▸ **Problem statement**
Copy out, unchanged, every line from the start of the records to the line that contains "R2. Aggregation: where", and stop there.

▸ **Available data**
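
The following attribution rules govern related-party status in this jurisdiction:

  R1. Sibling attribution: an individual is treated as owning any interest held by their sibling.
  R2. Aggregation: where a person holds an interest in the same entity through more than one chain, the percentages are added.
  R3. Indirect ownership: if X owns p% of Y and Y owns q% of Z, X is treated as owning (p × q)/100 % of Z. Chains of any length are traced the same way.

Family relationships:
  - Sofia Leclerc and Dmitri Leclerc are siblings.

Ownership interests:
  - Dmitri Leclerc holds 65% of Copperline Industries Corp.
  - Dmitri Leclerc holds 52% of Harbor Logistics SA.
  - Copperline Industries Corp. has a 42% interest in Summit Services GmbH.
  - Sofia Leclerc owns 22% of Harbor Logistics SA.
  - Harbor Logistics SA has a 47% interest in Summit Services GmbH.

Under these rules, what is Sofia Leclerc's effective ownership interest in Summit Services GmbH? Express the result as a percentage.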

▸ **Problem solution**
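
The following attribution rules govern related-party status in this jurisdiction:

  R1. Sibling attribution: an individual is treated as owning any interest held by their sibling.
  R2. Aggregation: where a person holds an interest in the same entity through more than one chain, the percentages are added.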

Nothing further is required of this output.